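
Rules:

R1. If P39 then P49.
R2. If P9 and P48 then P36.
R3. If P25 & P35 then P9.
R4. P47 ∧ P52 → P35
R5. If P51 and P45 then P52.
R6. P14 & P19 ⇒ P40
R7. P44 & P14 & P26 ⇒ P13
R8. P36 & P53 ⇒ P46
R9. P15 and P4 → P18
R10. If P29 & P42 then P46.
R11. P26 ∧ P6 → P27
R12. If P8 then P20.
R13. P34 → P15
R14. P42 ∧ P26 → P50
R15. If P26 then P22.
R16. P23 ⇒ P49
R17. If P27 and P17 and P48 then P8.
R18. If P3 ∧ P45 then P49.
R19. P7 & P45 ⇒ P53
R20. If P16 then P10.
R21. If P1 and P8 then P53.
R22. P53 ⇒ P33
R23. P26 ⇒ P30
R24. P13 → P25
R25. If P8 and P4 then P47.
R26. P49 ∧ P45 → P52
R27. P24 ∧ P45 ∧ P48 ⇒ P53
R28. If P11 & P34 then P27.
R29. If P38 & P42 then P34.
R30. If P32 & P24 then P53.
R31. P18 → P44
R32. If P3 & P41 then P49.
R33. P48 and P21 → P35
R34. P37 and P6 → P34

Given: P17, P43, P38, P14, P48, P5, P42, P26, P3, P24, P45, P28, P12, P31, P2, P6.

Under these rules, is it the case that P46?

No

Forward chaining from the given facts derives: P27, P50, P22, P8, P49, P30, P52, P53, P34, P20, P15, P33.
Rules concluding P46: R8 needs P36; R10 needs P29 — none of these are established.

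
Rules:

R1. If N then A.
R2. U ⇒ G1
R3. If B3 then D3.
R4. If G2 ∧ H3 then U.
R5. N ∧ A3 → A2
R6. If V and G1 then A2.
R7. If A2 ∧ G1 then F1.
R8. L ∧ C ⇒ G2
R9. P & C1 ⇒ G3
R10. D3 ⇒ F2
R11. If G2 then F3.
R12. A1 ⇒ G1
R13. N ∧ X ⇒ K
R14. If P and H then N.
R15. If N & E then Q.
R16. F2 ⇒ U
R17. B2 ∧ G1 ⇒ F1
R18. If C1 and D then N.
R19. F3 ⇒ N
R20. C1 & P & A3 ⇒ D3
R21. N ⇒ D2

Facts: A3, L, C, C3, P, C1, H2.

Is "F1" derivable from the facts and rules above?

G2  (by R8: L, C)
F3  (by R11: G2)
N  (by R19: F3)
D3  (by R20: C1, P, A3)
A2  (by R5: N, A3)
F2  (by R10: D3)
U  (by R16: F2)
G1  (by R2: U)
F1  (by R7: A2, G1)

Yes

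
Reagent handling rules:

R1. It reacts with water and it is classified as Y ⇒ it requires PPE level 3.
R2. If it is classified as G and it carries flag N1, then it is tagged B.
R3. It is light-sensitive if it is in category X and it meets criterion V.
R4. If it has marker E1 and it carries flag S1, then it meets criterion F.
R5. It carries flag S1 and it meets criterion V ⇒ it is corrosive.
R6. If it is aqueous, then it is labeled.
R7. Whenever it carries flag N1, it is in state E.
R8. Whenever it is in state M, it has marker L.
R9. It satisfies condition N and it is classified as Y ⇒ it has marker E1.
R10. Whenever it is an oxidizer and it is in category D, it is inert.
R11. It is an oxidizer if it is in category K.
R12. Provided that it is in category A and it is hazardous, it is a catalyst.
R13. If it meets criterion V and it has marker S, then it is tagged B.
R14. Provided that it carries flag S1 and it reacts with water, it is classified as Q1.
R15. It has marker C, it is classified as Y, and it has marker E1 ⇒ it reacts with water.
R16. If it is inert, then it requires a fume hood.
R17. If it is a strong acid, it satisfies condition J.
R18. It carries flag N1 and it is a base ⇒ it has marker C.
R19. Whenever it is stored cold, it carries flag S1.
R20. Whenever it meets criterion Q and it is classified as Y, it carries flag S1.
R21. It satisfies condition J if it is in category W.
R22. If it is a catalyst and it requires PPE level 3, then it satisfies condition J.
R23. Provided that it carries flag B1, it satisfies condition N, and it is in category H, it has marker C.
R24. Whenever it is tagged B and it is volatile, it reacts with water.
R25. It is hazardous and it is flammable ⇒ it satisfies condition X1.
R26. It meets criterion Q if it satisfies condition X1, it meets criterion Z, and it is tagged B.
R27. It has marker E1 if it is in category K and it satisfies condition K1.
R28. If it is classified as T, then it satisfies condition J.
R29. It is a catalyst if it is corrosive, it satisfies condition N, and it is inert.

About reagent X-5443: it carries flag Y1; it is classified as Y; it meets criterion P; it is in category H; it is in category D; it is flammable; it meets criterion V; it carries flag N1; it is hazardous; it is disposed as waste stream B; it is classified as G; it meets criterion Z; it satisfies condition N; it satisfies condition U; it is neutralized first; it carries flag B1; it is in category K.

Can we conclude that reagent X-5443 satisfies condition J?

Yes

By R2 (it is classified as G, it carries flag N1): it is tagged B.
By R9 (it satisfies condition N, it is classified as Y): it has marker E1.
By R11 (it is in category K): it is an oxidizer.
By R23 (it carries flag B1, it satisfies condition N, it is in category H): it has marker C.
By R25 (it is hazardous, it is flammable): it satisfies condition X1.
By R26 (it satisfies condition X1, it meets criterion Z, it is tagged B): it meets criterion Q.
By R10 (it is an oxidizer, it is in category D): it is inert.
By R15 (it has marker C, it is classified as Y, it has marker E1): it reacts with water.
By R20 (it meets criterion Q, it is classified as Y): it carries flag S1.
By R1 (it reacts with water, it is classified as Y): it requires PPE level 3.
By R5 (it carries flag S1, it meets criterion V): it is corrosive.
By R29 (it is corrosive, it satisfies condition N, it is inert): it is a catalyst.
By R22 (it is a catalyst, it requires PPE level 3): it satisfies condition J.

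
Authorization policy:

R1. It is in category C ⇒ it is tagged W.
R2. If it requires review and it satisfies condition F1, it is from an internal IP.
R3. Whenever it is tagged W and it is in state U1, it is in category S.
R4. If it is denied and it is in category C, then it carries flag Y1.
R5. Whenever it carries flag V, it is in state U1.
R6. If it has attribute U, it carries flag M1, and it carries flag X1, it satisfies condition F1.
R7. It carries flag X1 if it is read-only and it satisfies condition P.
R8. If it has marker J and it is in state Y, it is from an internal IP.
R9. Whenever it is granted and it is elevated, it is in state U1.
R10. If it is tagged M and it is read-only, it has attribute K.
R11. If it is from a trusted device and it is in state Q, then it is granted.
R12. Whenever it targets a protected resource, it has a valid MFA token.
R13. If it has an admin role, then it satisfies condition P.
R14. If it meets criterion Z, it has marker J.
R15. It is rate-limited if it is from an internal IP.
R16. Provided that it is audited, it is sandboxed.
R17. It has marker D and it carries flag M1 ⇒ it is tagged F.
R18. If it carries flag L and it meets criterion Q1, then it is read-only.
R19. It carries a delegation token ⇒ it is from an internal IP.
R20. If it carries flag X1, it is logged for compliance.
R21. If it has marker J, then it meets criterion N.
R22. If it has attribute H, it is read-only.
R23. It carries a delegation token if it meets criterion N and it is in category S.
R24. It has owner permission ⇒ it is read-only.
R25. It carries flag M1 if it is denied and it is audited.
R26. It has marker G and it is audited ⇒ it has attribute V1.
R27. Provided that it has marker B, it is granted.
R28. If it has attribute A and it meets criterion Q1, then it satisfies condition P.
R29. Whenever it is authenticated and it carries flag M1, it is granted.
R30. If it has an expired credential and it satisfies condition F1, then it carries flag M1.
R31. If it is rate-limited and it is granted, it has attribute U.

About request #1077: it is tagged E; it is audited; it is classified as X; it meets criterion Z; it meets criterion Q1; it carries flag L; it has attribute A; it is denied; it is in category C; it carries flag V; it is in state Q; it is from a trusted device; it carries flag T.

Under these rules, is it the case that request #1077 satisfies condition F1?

By R1 (it is in category C): it is tagged W.
By R5 (it carries flag V): it is in state U1.
By R11 (it is from a trusted device, it is in state Q): it is granted.
By R14 (it meets criterion Z): it has marker J.
By R18 (it carries flag L, it meets criterion Q1): it is read-only.
By R21 (it has marker J): it meets criterion N.
By R25 (it is denied, it is audited): it carries flag M1.
By R28 (it has attribute A, it meets criterion Q1): it satisfies condition P.
By R3 (it is tagged W, it is in state U1): it is in category S.
By R7 (it is read-only, it satisfies condition P): it carries flag X1.
By R23 (it meets criterion N, it is in category S): it carries a delegation token.
By R19 (it carries a delegation token): it is from an internal IP.
By R15 (it is from an internal IP): it is rate-limited.
By R31 (it is rate-limited, it is granted): it has attribute U.
By R6 (it has attribute U, it carries flag M1, it carries flag X1): it satisfies condition F1.

Yes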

+ + + + + + +

- YOUR TASK: For this exercise, output exactly the lines above from the line with "R7. Whenever it" to the line with "R11. It is an", counting both, and leave out the rest.

- ANSWER TO THIS TASK:
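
R7. Whenever it carries flag N1, it is in state E.
R8. Whenever it is in state M, it has marker L.
R9. It satisfies condition N and it is classified as Y ⇒ it has marker E1.
R10. Whenever it is an oxidizer and it is in category D, it is inert.
R11. It is an oxidizer if it is in category K.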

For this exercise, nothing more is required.